TASK DETAILS:
Starting at the line below holding "We need to find time on Tuesday" and stopping at the line holding "- Quinn (UTC+6, local", print every line exactly, both ends included, and leave the rest out.

*** EXTRACTED DATA Section Begins ***

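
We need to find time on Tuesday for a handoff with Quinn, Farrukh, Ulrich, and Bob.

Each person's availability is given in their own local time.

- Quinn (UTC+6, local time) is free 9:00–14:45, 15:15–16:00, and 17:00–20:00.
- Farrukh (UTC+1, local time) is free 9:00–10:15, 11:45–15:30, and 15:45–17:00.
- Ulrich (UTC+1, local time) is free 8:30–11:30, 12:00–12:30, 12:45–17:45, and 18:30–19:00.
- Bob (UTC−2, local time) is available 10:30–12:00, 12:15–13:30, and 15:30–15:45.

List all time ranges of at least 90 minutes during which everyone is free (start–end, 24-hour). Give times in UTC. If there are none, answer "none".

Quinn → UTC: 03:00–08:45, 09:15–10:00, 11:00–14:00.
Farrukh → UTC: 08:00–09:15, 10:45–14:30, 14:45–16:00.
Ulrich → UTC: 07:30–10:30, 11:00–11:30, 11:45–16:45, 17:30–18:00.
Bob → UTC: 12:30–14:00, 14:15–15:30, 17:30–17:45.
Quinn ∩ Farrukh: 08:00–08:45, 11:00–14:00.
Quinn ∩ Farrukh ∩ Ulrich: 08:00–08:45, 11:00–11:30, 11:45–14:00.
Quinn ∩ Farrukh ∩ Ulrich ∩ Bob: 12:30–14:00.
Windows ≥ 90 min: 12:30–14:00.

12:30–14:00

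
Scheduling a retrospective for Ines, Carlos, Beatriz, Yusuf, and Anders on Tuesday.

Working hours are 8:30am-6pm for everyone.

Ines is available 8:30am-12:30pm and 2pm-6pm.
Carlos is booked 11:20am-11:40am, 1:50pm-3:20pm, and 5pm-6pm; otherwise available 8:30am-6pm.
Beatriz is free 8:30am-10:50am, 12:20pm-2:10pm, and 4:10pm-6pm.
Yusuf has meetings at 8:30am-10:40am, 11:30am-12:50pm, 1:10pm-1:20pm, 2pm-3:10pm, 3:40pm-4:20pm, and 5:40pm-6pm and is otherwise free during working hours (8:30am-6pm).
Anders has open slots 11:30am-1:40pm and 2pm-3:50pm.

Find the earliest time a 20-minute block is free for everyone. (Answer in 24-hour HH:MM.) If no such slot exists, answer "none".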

*** EXTRACTED DATA Section Ends ***
*** EXTRACTED DATA Section Begins ***

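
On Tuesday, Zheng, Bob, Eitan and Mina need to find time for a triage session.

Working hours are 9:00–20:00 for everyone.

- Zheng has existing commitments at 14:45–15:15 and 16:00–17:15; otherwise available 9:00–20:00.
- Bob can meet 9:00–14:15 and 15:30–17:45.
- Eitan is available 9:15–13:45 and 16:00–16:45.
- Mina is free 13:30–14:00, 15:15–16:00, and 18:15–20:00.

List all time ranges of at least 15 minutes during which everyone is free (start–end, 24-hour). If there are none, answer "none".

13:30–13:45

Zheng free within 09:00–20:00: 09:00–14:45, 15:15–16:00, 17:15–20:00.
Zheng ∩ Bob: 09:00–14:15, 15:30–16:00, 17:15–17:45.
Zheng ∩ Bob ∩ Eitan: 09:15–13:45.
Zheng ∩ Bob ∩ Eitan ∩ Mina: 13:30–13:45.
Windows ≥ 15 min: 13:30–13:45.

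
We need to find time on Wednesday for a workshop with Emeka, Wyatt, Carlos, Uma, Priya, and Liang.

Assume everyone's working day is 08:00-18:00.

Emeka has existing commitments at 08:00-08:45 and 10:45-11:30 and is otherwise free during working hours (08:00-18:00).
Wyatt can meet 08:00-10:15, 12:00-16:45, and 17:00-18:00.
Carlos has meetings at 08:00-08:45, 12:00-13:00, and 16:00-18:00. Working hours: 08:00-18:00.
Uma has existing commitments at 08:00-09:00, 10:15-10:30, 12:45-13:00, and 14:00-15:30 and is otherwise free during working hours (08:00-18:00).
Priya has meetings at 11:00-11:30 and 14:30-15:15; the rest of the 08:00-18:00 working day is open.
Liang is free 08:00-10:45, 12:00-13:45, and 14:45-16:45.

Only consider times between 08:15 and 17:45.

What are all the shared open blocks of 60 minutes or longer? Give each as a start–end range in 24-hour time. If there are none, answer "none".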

*** EXTRACTED DATA Section Ends ***
*** EXTRACTED DATA Section Begins ***

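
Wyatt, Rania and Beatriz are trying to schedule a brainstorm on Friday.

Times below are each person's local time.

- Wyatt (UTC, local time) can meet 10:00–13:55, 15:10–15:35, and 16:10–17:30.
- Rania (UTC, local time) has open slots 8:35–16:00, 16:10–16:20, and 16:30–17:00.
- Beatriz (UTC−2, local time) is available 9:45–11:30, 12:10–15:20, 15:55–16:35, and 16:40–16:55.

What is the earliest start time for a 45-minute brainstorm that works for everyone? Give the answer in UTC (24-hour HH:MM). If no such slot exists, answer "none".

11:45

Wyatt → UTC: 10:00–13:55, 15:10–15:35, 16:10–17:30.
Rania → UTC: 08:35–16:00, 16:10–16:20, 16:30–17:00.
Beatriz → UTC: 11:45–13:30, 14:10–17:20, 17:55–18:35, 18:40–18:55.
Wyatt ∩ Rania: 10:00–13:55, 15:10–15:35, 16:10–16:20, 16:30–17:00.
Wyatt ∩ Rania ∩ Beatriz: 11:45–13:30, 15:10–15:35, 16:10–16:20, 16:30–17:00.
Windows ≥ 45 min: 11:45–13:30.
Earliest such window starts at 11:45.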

*** EXTRACTED DATA Section Ends ***

SOLUTION:
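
We need to find time on Tuesday for a handoff with Quinn, Farrukh, Ulrich, and Bob.

Each person's availability is given in their own local time.

- Quinn (UTC+6, local time) is free 9:00–14:45, 15:15–16:00, and 17:00–20:00.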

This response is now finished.